---------- Excerpted data
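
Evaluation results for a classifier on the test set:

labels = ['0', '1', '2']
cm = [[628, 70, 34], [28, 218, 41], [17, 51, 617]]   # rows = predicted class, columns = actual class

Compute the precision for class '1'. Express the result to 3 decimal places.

0.760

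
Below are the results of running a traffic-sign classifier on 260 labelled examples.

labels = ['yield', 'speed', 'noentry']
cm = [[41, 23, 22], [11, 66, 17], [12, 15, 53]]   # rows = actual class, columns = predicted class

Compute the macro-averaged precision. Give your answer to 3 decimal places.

0.617

Per-class precision (TP/(TP+FP)):
  yield: TP=41, FP=11+12=23 → 41/64 = 0.6406
  speed: TP=66, FP=23+15=38 → 66/104 = 0.6346
  noentry: TP=53, FP=22+17=39 → 53/92 = 0.5761
Macro-precision = mean = (0.6406 + 0.6346 + 0.5761) / 3 = 0.617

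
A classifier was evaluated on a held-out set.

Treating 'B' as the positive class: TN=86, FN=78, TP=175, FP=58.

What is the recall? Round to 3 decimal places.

0.692

Recall = TP/(TP+FN) = 175/(175+78) = 175/253 = 0.692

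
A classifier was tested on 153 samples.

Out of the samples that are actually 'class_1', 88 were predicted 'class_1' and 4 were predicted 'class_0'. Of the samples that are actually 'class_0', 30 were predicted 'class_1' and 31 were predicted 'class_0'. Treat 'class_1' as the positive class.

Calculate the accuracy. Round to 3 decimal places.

0.778

Accuracy = (TP+TN)/N = (88+31)/153 = 0.778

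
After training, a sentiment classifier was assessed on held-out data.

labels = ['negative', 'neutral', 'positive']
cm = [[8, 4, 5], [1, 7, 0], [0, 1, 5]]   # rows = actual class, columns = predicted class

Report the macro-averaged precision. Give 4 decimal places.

Per-class precision (TP/(TP+FP)):
  negative: TP=8, FP=1+0=1 → 8/9 = 0.88889
  neutral: TP=7, FP=4+1=5 → 7/12 = 0.58333
  positive: TP=5, FP=5+0=5 → 5/10 = 0.50000
Macro-precision = mean = (0.88889 + 0.58333 + 0.50000) / 3 = 0.6574

0.6574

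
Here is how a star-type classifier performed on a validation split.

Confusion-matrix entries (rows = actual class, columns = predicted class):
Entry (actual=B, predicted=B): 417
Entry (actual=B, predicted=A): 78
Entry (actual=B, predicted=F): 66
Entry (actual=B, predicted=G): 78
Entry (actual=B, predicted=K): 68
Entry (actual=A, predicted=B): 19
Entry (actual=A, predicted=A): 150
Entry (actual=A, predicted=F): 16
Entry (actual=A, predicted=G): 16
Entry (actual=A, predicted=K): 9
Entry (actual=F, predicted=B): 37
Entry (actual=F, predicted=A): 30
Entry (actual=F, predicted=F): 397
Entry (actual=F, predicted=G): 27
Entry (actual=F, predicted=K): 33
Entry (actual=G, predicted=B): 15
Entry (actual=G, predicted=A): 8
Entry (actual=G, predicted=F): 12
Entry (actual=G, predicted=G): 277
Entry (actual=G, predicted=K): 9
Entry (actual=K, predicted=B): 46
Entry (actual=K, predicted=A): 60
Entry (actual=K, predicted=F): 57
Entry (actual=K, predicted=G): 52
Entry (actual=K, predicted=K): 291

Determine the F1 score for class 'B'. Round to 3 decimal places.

0.672

One-vs-rest for 'B': TP = diagonal; FP = other classes predicted 'B'; FN = 'B' predicted as other.
F1 score = 2·TP/(2·TP+FP+FN).
B: TP=417, FP=19+37+15+46=117, FN=78+66+78+68=290 → 834/1241 = 0.6720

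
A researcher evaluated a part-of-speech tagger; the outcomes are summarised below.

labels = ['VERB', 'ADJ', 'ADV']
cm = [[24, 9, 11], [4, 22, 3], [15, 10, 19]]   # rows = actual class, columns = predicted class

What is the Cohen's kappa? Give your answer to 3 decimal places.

0.336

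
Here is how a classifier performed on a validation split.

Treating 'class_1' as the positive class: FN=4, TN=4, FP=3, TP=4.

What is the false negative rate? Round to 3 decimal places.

FNR = FN/(FN+TP) = 4/(4+4) = 0.500

0.500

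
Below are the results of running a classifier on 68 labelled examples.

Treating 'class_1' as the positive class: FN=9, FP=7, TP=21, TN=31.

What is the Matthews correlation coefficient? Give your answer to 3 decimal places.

0.520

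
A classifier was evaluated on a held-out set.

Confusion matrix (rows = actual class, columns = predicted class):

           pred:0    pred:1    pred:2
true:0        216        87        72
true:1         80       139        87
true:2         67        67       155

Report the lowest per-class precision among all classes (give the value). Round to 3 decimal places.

0.474

Per-class precision (TP/(TP+FP)):
  0: TP=216, FP=80+67=147 → 216/363 = 0.5950
  1: TP=139, FP=87+67=154 → 139/293 = 0.4744
  2: TP=155, FP=72+87=159 → 155/314 = 0.4936
Lowest is class '1' with precision = 0.474.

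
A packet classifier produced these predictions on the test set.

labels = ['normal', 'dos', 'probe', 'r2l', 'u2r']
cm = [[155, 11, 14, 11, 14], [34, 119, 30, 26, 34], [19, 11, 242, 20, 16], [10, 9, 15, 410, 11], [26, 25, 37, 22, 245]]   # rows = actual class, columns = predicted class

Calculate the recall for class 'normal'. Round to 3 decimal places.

One-vs-rest for 'normal': TP = diagonal; FP = other classes predicted 'normal'; FN = 'normal' predicted as other.
recall = TP/(TP+FN).
normal: TP=155, FN=11+14+11+14=50 → 155/205 = 0.7561

0.756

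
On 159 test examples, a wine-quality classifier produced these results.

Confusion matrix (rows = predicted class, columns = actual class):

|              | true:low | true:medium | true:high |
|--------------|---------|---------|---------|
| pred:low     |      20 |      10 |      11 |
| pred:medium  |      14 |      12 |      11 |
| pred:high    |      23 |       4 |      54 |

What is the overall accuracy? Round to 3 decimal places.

0.541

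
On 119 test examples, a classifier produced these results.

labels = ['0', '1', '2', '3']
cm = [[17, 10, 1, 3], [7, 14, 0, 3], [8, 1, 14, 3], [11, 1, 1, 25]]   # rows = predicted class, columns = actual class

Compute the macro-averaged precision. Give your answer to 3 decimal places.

0.582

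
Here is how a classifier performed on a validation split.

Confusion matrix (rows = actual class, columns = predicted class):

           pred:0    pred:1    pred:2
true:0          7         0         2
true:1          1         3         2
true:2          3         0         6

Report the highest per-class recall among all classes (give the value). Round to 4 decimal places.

0.7778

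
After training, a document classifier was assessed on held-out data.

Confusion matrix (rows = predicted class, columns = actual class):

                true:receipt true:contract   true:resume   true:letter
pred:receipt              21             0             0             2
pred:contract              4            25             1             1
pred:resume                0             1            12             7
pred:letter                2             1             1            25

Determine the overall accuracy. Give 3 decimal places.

Accuracy = trace / total = (21+25+12+25=83) / 103 = 83/103 = 0.806

0.806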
--------------------
Try it:
Copy out each line of the data that has the word "resume" in it.

Solution to this problem:
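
                true:receipt true:contract   true:resume   true:letter
pred:resume                0             1            12             7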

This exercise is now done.